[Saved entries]
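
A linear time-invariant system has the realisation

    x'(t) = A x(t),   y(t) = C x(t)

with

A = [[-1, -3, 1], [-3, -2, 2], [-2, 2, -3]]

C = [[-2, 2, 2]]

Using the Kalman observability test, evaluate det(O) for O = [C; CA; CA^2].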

Work instructions: The reply should be a precise retyping of all the data.

Result of the task:
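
A linear time-invariant system has the realisation

    x'(t) = A x(t),   y(t) = C x(t)

with

A = [[-1, -3, 1], [-3, -2, 2], [-2, 2, -3]]

C = [[-2, 2, 2]]

Using the Kalman observability test, evaluate det(O) for O = [C; CA; CA^2].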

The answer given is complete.